EXTRACTED RECORDS:
#####

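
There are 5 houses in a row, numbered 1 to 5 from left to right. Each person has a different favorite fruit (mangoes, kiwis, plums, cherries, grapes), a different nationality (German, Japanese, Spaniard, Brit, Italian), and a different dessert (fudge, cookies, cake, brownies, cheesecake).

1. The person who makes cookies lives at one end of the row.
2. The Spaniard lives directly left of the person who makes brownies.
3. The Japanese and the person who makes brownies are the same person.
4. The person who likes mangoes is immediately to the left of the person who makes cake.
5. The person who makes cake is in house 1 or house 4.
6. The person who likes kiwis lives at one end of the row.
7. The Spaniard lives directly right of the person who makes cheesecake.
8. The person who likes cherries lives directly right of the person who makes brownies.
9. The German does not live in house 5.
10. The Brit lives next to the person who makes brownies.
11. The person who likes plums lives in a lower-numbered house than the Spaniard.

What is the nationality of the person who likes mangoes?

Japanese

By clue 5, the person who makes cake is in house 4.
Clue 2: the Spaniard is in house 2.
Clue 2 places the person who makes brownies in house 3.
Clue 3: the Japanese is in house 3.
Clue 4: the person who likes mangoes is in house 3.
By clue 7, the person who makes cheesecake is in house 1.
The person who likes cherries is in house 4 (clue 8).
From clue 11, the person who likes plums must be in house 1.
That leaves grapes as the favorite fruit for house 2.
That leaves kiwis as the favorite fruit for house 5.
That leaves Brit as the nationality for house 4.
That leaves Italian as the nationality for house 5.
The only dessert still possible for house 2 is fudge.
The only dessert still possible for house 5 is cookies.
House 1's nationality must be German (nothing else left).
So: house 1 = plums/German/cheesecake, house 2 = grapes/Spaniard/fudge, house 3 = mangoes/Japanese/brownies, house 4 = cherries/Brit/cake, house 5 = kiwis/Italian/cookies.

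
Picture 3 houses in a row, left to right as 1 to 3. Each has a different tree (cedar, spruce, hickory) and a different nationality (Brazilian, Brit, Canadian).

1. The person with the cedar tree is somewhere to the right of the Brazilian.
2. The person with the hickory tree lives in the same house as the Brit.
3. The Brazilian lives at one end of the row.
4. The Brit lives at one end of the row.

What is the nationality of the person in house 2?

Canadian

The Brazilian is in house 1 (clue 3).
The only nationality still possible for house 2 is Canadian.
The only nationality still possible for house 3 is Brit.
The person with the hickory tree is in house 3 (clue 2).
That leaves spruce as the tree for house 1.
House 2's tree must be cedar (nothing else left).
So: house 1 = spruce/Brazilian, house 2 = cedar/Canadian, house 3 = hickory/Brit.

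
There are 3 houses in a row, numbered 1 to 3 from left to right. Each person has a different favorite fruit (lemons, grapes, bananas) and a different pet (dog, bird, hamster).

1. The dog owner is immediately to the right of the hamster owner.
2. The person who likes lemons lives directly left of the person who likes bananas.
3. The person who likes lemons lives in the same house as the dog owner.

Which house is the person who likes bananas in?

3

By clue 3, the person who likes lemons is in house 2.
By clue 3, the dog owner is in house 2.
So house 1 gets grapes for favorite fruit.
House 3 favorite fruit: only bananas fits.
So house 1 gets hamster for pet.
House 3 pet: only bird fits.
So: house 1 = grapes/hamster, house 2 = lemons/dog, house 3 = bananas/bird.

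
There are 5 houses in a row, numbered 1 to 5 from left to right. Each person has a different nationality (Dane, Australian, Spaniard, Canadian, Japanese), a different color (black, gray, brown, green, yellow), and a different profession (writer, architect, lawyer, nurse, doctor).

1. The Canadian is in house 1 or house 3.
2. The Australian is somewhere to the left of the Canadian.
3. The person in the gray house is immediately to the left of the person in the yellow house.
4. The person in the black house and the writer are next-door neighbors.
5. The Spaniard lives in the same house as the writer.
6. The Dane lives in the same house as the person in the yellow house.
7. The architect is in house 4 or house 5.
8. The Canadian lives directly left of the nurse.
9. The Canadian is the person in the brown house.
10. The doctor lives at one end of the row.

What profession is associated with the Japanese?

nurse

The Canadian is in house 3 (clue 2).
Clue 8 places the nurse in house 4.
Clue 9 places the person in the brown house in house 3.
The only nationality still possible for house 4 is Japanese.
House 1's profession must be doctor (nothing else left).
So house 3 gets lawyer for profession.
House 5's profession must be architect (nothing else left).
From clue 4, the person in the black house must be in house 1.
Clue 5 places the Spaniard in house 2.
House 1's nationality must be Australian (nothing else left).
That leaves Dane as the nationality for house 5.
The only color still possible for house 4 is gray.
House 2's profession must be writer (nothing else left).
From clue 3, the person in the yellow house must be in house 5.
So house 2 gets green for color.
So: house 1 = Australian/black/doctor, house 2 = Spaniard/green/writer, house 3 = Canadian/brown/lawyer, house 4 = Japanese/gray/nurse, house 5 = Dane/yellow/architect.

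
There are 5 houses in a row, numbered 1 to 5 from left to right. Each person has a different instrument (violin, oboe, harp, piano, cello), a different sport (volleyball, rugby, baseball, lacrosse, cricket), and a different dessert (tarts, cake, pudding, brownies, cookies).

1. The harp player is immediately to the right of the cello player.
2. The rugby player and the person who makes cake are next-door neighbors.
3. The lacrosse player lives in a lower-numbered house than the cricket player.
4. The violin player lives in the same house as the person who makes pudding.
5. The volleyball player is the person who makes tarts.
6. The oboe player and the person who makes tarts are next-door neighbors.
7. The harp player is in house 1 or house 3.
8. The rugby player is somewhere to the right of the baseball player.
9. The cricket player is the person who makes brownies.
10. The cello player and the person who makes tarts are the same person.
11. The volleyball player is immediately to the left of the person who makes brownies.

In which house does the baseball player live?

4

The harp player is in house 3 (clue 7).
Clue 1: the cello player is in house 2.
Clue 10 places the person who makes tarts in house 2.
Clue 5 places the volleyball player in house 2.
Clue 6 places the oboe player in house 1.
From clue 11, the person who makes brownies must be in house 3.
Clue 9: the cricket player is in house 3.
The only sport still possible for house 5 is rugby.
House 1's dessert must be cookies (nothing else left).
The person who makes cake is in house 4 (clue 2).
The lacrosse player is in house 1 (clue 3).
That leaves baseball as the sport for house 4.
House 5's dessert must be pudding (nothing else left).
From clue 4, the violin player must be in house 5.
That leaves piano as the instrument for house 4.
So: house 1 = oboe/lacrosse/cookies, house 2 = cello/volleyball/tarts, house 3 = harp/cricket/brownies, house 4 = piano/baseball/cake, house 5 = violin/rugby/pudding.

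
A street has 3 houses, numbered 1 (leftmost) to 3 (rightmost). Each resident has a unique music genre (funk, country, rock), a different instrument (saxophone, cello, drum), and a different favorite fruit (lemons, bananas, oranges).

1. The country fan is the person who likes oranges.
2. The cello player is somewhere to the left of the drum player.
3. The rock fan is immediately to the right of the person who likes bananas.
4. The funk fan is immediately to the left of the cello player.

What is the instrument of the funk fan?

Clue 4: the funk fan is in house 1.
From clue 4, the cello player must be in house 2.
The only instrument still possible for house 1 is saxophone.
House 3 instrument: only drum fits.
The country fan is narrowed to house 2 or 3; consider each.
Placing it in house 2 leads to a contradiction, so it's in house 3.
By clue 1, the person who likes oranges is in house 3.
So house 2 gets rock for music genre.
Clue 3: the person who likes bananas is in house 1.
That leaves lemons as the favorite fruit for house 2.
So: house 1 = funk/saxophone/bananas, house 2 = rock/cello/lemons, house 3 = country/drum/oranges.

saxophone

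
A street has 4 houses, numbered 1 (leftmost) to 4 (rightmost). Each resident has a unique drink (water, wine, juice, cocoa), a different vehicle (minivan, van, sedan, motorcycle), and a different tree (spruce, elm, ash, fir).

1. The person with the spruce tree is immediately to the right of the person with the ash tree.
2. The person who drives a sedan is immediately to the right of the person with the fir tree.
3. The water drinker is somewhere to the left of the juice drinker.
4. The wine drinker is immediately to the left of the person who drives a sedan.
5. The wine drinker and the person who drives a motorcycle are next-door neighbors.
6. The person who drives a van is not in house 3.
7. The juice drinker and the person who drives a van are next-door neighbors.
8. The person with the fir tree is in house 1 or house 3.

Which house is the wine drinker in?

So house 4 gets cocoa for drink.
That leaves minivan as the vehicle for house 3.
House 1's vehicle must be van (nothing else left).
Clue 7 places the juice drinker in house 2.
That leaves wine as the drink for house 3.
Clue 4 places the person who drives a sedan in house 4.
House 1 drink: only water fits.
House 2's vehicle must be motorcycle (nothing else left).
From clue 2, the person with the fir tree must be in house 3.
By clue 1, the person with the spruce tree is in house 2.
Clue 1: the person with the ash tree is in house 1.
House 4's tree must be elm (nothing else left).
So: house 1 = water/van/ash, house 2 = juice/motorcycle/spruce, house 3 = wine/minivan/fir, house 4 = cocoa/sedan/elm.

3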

#####

EXERCISE:
Each line from the start of the records through the line holding "9. The German does not live in house 5." must be returned exactly; nothing else belongs in the answer.

EXPECTED ANSWER:
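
There are 5 houses in a row, numbered 1 to 5 from left to right. Each person has a different favorite fruit (mangoes, kiwis, plums, cherries, grapes), a different nationality (German, Japanese, Spaniard, Brit, Italian), and a different dessert (fudge, cookies, cake, brownies, cheesecake).

1. The person who makes cookies lives at one end of the row.
2. The Spaniard lives directly left of the person who makes brownies.
3. The Japanese and the person who makes brownies are the same person.
4. The person who likes mangoes is immediately to the left of the person who makes cake.
5. The person who makes cake is in house 1 or house 4.
6. The person who likes kiwis lives at one end of the row.
7. The Spaniard lives directly right of the person who makes cheesecake.
8. The person who likes cherries lives directly right of the person who makes brownies.
9. The German does not live in house 5.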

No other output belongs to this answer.